##### Task input

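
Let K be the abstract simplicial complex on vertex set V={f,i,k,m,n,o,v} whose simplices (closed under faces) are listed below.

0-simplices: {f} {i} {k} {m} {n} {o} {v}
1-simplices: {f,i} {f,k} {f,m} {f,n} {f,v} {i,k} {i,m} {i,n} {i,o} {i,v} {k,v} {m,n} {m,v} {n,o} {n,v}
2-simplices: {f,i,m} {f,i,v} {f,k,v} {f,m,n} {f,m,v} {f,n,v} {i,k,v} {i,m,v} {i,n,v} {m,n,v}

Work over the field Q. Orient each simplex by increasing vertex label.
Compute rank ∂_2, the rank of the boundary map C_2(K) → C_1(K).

n_0=7 n_1=15 n_2=10  [Q]
∂1: piv[fi,fk,fm,fn,fv,io] rk=6  ker:ik,im,in,iv,kv,mn,mv,no,nv
∂2: piv[fim,fiv,fkv,fmn,fmv,fnv,ikv,inv] rk=8  ker:imv,mnv
rk∂_2=8

rank∂_2=8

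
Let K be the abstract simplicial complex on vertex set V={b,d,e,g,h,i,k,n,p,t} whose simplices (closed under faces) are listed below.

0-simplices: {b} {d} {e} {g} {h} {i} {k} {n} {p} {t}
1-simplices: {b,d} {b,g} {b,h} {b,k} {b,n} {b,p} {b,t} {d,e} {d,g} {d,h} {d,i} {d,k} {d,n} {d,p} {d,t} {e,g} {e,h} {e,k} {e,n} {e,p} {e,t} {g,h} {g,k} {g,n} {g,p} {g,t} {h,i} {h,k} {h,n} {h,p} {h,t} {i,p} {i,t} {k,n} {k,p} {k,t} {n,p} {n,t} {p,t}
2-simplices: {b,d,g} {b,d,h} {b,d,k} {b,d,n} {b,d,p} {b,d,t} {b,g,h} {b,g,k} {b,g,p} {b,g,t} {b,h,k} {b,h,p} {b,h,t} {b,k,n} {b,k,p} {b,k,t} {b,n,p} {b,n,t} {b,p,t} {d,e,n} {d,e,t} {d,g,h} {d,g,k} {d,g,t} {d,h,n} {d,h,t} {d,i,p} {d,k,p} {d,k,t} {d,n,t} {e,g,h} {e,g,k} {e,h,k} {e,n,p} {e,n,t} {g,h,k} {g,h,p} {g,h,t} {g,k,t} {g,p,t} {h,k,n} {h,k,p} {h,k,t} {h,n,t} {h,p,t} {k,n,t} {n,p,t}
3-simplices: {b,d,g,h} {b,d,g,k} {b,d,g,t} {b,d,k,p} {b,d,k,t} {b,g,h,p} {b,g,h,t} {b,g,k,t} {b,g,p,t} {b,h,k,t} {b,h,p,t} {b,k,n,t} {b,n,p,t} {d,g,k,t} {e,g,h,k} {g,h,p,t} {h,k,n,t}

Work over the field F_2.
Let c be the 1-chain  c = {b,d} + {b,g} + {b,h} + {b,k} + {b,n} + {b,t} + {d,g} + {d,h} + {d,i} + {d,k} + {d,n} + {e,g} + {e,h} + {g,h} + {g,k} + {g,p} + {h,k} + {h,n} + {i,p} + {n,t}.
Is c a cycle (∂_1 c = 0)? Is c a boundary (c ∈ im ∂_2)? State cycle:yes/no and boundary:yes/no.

n_0=10 n_1=39 n_2=47 n_3=17  [Z2]
∂1: piv[bd,bg,bh,bk,bn,bp,bt,de,di] rk=9  ker:dg,dh,dk,dn,dp,dt,eg,eh,ek,en,ep,et,gh,gk,gn,gp,gt,hi,hk,hn,hp,ht,ip,it,kn,kp,kt,np,nt,pt
∂2: piv[bdg,bdh,bdk,bdn,bdp,bdt,bgh,bgk,bgp,bgt,bhk,bhp,bht,bkn,bkp,bkt,bnp,bnt,bpt,den,det,dhn,dip,egh,egk,enp] rk=26  ker:dgh,dgk,dgt,dht,dkp,dkt,dnt,ehk,ent,ghk,ghp,ght,gkt,gpt,hkn,hkp,hkt,hnt,hpt,knt,npt
∂3: piv[bdgh,bdgk,bdgt,bdkp,bdkt,bghp,bght,bgkt,bgpt,bhkt,bhpt,bknt,bnpt,eghk,hknt] rk=15  ker:dgkt,ghpt
∂1c = 0
c vs im∂2: reduces to 0 ⇒ boundary

cycle:yes boundary:yes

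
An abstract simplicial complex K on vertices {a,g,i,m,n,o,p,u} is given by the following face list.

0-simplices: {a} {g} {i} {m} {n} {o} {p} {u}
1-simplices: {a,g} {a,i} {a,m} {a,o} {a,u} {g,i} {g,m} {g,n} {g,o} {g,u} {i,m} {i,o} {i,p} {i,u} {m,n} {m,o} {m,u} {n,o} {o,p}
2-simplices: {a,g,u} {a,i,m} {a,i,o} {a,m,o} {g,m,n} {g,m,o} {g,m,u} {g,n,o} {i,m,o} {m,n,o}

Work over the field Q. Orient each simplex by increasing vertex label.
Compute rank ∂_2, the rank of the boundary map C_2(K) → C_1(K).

n_0=8 n_1=19 n_2=10  [Q]
∂1: piv[ag,ai,am,ao,au,gn,ip] rk=7  ker:gi,gm,go,gu,im,io,iu,mn,mo,mu,no,op
∂2: piv[agu,aim,aio,amo,gmn,gmo,gmu,gno] rk=8  ker:imo,mno
rk∂_2=8

rank∂_2=8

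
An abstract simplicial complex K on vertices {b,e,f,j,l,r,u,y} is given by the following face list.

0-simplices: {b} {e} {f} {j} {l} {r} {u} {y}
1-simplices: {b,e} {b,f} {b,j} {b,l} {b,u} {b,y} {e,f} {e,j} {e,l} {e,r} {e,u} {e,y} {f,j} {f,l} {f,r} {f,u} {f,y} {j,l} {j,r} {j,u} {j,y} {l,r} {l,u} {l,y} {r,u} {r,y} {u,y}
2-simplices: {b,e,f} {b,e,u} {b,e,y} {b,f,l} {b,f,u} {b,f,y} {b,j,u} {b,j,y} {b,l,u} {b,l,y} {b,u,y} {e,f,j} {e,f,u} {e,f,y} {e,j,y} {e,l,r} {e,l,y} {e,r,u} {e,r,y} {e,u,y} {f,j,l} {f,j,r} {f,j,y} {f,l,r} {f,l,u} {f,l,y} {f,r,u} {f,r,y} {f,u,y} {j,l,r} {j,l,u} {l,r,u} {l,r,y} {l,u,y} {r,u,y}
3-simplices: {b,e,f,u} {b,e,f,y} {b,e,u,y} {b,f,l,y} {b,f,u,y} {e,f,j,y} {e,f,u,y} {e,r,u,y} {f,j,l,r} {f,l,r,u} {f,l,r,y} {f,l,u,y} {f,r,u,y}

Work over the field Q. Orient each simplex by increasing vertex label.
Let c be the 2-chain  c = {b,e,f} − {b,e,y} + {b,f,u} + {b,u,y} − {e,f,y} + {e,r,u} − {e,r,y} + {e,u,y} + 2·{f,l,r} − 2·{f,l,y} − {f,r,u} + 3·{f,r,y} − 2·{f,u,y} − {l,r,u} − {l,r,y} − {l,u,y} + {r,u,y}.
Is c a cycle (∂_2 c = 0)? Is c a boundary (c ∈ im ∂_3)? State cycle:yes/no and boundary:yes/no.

cycle:yes boundary:yes

n_0=8 n_1=27 n_2=35 n_3=13  [Q]
∂1: piv[be,bf,bj,bl,bu,by,er] rk=7  ker:ef,ej,el,eu,ey,fj,fl,fr,fu,fy,jl,jr,ju,jy,lr,lu,ly,ru,ry,uy
∂2: piv[bef,beu,bey,bfl,bfu,bfy,bju,bjy,blu,bly,buy,efj,ejy,elr,ely,eru,ery,fjl,fjr,flr] rk=20  ker:efu,efy,euy,fjy,flu,fly,fru,fry,fuy,jlr,jlu,lru,lry,luy,ruy
∂3: piv[befu,befy,beuy,bfly,bfuy,efjy,eruy,fjlr,flru,flry,fluy,fruy] rk=12  ker:efuy
∂2c = 0
c vs im∂3: reduces to 0 ⇒ boundary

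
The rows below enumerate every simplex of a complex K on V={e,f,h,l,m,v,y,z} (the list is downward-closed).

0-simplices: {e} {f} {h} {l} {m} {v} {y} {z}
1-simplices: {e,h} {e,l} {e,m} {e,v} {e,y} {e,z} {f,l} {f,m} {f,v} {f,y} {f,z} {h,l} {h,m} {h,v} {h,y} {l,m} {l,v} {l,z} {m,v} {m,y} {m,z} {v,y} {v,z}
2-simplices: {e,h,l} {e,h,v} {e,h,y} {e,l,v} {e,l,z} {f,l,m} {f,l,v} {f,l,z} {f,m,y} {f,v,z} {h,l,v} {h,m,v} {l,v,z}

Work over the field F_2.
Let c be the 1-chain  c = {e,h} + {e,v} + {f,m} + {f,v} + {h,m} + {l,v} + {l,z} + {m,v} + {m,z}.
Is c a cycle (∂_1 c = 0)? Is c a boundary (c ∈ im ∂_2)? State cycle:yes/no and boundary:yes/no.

n_0=8 n_1=23 n_2=13  [Z2]
∂1: piv[eh,el,em,ev,ey,ez,fl] rk=7  ker:fm,fv,fy,fz,hl,hm,hv,hy,lm,lv,lz,mv,my,mz,vy,vz
∂2: piv[ehl,ehv,ehy,elv,elz,flm,flv,flz,fmy,fvz,hmv] rk=11  ker:hlv,lvz
∂1c = 0
c vs im∂2: residual ≠ 0 ⇒ not boundary

cycle:yes boundary:no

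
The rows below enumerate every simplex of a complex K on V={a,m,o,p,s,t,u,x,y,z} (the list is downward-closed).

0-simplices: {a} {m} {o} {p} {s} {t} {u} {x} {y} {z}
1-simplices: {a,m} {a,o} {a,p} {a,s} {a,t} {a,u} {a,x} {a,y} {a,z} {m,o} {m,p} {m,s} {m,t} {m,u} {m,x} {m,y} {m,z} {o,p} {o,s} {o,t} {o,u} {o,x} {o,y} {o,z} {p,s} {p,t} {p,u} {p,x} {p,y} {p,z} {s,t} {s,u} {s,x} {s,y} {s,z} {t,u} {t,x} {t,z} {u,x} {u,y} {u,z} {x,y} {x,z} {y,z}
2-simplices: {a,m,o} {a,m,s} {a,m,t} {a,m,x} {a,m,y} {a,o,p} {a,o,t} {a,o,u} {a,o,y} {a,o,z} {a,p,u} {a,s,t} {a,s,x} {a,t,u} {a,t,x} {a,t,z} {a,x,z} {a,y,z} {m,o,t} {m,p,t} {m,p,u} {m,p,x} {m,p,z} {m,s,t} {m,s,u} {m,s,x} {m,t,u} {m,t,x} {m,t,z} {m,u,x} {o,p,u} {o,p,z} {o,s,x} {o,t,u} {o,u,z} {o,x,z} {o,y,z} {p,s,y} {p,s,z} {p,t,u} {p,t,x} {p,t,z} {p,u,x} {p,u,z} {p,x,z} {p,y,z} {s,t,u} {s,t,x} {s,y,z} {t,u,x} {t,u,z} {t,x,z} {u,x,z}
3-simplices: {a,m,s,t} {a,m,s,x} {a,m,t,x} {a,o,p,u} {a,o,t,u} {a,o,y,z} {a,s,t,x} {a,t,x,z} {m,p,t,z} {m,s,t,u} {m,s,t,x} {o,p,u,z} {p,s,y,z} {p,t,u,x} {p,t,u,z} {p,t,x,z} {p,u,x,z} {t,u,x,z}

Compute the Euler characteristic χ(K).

n_0=10 n_1=44 n_2=53 n_3=18
χ=+10−44+53−18=1

χ(K)=1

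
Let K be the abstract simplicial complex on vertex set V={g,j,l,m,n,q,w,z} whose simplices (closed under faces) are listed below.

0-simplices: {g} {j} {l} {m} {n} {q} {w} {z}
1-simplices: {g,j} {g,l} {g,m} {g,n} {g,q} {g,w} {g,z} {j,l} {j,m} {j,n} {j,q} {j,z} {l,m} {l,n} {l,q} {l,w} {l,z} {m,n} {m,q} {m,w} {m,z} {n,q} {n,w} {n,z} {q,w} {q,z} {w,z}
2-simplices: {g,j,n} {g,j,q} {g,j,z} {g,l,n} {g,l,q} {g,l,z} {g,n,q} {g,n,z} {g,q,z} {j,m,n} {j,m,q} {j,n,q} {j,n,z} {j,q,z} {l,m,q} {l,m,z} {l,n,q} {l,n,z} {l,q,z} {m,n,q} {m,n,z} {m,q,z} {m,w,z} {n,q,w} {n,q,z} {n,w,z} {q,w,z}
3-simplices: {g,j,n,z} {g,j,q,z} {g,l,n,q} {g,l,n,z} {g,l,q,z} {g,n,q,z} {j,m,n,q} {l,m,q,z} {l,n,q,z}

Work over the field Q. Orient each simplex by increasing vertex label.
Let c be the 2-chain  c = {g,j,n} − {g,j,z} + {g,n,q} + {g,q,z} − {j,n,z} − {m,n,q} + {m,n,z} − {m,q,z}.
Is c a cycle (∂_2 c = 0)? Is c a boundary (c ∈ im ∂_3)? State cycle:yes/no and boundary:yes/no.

n_0=8 n_1=27 n_2=27 n_3=9  [Q]
∂1: piv[gj,gl,gm,gn,gq,gw,gz] rk=7  ker:jl,jm,jn,jq,jz,lm,ln,lq,lw,lz,mn,mq,mw,mz,nq,nw,nz,qw,qz,wz
∂2: piv[gjn,gjq,gjz,gln,glq,glz,gnq,gnz,gqz,jmn,jmq,lmq,lmz,mwz,nqw,nwz] rk=16  ker:jnq,jnz,jqz,lnq,lnz,lqz,mnq,mnz,mqz,nqz,qwz
∂3: piv[gjnz,gjqz,glnq,glnz,glqz,gnqz,jmnq,lmqz] rk=8  ker:lnqz
∂2c = 0
c vs im∂3: residual ≠ 0 ⇒ not boundary

cycle:yes boundary:no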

##########

To do:
Scan the listing above for the word "vertices" and show each line where it is found.

Answer for this exercise:
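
An abstract simplicial complex K on vertices {a,g,i,m,n,o,p,u} is given by the following face list.
An abstract simplicial complex K on vertices {b,e,f,j,l,r,u,y} is given by the following face list.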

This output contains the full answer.